Segment Start: Material shown
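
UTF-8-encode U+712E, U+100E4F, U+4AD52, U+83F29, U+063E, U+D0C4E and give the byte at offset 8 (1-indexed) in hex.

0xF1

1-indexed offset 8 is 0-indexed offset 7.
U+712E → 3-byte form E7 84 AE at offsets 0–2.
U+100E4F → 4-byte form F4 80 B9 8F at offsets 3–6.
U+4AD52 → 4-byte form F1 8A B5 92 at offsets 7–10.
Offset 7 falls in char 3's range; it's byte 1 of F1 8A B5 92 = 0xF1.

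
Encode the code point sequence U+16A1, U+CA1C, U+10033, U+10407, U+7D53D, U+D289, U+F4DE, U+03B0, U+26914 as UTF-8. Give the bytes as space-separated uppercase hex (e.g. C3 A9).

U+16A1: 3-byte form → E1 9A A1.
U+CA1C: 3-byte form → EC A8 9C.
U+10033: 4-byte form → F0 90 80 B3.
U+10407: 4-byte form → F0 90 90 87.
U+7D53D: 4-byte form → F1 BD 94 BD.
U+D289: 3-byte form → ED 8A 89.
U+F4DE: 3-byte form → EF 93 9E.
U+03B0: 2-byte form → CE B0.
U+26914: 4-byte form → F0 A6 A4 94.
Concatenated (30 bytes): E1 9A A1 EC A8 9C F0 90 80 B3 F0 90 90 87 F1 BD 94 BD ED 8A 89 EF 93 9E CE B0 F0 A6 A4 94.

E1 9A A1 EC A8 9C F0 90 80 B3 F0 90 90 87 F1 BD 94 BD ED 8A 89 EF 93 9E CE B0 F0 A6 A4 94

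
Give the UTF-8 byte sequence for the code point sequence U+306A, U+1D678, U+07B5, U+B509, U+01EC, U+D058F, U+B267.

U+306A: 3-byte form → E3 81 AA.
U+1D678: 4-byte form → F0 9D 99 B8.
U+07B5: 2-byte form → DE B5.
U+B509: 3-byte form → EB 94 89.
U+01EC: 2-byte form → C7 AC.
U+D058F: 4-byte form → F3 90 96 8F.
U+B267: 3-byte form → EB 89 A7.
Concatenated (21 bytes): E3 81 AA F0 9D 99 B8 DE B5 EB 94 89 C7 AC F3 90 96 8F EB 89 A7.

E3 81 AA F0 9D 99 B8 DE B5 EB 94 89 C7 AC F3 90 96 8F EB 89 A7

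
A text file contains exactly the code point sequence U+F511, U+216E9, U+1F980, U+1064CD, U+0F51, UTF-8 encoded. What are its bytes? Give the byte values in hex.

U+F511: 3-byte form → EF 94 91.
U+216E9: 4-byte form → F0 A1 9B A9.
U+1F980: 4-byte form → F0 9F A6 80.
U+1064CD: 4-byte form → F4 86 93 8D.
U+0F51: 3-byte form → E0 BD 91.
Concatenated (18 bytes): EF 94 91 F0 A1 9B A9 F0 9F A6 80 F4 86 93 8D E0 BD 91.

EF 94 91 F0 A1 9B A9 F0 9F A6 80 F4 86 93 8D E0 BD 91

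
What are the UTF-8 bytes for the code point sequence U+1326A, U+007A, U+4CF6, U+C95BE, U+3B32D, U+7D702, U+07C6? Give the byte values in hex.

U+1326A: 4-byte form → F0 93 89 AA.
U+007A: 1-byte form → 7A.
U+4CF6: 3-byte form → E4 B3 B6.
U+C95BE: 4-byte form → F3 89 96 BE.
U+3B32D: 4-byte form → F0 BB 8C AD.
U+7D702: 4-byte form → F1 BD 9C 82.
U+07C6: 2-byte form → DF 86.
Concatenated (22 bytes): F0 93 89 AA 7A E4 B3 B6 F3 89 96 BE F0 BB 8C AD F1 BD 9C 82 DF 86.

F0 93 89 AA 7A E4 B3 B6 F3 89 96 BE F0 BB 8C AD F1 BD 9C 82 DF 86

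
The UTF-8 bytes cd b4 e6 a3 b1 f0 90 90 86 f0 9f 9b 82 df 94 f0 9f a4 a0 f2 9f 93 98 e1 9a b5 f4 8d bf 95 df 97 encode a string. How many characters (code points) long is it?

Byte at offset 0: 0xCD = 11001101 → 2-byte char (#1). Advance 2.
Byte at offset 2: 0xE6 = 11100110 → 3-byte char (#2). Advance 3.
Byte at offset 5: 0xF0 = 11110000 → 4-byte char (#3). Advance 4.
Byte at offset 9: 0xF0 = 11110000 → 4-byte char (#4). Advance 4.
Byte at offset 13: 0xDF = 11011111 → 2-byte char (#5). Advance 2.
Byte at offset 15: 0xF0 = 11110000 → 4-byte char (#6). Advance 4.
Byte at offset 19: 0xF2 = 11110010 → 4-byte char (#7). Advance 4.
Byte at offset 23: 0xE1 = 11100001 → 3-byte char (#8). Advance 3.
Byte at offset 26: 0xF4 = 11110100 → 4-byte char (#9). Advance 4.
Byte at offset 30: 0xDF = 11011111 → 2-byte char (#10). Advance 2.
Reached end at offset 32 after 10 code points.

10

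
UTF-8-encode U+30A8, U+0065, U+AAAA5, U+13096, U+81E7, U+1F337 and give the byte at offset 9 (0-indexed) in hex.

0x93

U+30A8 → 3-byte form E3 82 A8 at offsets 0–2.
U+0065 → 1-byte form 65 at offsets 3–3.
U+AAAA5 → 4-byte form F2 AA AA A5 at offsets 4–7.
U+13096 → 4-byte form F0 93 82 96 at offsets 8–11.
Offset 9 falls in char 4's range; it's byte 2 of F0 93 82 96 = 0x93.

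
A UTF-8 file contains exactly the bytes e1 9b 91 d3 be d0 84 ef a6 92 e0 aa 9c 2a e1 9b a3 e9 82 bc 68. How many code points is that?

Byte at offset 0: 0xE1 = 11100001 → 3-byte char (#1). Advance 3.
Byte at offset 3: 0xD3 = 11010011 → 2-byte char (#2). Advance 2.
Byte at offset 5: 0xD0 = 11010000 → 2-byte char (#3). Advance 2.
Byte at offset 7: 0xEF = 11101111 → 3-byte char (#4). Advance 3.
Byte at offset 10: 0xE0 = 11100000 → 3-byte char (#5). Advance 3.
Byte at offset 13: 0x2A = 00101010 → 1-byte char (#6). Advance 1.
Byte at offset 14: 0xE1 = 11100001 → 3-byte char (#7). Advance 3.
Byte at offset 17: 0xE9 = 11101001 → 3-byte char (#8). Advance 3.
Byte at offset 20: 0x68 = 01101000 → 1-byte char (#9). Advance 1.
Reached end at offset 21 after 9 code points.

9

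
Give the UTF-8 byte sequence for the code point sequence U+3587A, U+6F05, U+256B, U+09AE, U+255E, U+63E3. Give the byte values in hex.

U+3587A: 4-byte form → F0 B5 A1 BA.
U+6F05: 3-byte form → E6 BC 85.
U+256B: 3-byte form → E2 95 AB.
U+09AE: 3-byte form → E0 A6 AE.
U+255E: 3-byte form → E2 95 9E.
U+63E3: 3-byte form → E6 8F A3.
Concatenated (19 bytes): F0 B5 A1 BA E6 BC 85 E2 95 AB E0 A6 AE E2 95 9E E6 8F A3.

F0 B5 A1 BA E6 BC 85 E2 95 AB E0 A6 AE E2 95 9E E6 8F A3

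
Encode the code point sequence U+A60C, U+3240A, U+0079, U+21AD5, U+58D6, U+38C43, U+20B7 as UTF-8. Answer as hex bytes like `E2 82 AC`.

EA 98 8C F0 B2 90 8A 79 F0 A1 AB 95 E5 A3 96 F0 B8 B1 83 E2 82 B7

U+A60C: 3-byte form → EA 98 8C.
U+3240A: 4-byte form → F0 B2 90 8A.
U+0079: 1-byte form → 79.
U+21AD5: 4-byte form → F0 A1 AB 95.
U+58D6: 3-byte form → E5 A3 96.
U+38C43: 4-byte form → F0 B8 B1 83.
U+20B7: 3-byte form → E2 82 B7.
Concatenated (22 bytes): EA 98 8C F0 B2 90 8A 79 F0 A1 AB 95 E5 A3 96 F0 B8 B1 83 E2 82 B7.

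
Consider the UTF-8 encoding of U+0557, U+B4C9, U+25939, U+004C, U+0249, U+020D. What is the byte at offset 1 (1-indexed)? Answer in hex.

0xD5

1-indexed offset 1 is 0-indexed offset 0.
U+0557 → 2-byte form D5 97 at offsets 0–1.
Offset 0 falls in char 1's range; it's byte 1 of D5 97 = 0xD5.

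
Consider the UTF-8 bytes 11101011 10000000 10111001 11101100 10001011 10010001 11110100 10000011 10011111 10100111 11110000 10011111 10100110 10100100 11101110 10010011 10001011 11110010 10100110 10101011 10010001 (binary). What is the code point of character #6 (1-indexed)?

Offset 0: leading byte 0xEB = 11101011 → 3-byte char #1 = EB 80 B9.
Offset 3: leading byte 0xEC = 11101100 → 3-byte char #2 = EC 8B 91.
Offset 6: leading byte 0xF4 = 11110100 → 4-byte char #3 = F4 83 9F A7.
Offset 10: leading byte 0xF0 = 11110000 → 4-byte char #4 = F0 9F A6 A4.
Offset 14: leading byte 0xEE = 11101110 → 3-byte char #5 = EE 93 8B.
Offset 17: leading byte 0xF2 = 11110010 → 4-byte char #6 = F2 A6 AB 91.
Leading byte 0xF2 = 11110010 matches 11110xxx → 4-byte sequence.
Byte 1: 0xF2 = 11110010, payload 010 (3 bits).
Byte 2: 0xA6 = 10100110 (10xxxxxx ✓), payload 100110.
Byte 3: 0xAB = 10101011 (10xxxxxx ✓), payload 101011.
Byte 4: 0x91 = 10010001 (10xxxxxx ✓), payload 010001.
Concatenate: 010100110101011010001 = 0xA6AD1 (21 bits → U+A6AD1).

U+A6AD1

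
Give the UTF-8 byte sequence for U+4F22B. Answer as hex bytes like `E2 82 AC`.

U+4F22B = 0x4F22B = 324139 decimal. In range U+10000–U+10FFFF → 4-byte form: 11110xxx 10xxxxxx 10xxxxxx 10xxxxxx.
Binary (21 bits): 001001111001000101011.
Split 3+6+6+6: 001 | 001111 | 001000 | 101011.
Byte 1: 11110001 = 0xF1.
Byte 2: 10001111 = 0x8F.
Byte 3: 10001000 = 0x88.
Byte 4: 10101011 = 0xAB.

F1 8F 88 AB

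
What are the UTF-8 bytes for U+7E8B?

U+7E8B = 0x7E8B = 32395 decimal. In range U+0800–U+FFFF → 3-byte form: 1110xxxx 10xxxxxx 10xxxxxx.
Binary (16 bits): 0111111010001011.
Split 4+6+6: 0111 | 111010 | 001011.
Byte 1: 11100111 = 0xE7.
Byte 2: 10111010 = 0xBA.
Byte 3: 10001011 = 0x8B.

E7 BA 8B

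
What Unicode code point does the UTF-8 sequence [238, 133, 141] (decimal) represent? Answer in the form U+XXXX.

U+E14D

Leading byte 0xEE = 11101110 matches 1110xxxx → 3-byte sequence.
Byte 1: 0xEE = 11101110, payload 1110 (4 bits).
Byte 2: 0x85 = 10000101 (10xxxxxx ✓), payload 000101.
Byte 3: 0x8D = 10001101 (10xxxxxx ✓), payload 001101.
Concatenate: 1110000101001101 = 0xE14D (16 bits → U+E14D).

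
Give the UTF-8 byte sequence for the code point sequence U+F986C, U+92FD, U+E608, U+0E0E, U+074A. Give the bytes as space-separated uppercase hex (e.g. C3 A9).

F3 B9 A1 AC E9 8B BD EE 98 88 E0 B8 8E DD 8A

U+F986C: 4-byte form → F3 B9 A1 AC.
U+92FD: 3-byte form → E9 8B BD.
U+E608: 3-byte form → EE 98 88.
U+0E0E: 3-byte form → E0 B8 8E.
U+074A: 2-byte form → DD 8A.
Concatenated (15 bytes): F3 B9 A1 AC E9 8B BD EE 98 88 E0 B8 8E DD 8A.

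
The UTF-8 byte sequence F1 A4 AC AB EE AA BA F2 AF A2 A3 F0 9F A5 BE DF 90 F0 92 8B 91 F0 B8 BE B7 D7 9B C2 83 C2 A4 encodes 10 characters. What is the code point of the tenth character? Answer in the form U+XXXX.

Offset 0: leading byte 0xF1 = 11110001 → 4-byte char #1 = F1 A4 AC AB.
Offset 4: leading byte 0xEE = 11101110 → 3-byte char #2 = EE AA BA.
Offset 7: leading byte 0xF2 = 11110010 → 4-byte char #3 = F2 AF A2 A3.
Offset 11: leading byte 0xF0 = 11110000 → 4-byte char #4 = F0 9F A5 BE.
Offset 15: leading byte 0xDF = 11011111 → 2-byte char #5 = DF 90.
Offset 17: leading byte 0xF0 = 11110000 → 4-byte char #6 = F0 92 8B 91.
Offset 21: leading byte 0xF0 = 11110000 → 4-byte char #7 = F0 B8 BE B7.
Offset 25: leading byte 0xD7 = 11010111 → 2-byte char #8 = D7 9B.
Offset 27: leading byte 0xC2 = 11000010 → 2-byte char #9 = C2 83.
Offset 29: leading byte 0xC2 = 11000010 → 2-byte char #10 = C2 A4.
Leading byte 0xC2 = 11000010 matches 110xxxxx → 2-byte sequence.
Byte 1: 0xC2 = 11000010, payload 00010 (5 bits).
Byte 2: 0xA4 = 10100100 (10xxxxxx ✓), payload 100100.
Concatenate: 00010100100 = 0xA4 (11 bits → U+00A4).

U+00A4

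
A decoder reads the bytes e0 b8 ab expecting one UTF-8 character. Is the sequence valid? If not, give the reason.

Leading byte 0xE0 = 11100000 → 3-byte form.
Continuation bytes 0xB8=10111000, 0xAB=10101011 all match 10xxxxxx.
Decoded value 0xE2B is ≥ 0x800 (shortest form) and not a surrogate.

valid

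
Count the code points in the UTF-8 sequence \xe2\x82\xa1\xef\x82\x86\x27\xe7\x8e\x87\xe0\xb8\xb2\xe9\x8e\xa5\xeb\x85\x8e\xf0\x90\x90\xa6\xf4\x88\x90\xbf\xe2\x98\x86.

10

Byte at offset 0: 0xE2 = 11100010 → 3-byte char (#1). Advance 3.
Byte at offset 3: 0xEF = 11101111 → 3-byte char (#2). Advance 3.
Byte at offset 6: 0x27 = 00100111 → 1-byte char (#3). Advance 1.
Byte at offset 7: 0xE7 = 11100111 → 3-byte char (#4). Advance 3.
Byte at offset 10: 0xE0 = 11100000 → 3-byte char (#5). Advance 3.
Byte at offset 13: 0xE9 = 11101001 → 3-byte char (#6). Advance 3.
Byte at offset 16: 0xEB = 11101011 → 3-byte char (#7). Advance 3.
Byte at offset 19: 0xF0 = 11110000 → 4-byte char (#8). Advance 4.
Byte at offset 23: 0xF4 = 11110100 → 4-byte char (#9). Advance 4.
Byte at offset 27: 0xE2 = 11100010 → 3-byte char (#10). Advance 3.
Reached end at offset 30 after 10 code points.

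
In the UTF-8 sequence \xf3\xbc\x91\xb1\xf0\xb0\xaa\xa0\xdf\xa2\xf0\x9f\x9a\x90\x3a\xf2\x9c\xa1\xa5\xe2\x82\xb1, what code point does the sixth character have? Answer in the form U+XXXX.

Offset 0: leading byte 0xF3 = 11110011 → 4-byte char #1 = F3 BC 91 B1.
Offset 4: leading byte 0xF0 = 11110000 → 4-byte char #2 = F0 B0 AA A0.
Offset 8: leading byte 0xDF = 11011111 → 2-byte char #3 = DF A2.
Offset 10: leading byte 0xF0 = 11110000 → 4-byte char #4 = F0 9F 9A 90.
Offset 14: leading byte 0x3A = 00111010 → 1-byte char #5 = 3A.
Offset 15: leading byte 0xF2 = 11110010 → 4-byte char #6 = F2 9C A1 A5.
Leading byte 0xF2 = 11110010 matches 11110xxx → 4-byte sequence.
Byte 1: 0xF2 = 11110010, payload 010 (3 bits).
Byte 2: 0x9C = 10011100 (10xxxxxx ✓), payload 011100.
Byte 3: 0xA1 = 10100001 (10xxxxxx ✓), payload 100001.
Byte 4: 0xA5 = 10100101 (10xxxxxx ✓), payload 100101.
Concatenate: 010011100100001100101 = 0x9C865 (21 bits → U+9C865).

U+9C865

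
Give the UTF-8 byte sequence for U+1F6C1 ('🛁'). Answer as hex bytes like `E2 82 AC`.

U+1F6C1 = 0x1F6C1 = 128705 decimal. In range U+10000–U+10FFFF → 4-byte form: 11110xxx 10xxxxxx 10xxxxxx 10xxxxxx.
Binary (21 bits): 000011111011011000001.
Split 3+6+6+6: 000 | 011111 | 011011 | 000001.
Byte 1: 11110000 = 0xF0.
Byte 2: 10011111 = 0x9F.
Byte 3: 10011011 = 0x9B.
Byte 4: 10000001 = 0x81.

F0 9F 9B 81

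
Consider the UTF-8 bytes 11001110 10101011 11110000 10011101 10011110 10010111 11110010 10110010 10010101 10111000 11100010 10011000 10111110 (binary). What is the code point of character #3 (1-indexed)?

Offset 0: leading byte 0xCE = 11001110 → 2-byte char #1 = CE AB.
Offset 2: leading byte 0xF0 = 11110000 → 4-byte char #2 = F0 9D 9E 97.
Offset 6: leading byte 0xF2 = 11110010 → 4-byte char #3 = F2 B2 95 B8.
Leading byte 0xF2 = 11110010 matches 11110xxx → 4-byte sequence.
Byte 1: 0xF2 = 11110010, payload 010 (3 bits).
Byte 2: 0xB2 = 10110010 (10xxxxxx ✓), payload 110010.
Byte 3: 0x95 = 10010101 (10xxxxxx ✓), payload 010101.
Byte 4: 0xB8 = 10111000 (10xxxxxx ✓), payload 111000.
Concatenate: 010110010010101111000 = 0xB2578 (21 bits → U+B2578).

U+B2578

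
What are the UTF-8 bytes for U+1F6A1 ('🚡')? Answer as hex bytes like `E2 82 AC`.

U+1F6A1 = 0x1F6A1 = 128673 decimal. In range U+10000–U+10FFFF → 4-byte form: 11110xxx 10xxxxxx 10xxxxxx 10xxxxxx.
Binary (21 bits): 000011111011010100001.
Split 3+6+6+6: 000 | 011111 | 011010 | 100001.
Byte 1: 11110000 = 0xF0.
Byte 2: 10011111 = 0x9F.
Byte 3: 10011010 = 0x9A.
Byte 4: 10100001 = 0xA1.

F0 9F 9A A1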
Segment End: Material shown
Aim of the task :: Skip every line before the one containing "What are the UTF-8 bytes for U+1F6A1". Retype that line and the rest through the last one exactly as they stand in the listing.

Result ::
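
What are the UTF-8 bytes for U+1F6A1 ('🚡')? Answer as hex bytes like `E2 82 AC`.

U+1F6A1 = 0x1F6A1 = 128673 decimal. In range U+10000–U+10FFFF → 4-byte form: 11110xxx 10xxxxxx 10xxxxxx 10xxxxxx.
Binary (21 bits): 000011111011010100001.
Split 3+6+6+6: 000 | 011111 | 011010 | 100001.
Byte 1: 11110000 = 0xF0.
Byte 2: 10011111 = 0x9F.
Byte 3: 10011010 = 0x9A.
Byte 4: 10100001 = 0xA1.

F0 9F 9A A1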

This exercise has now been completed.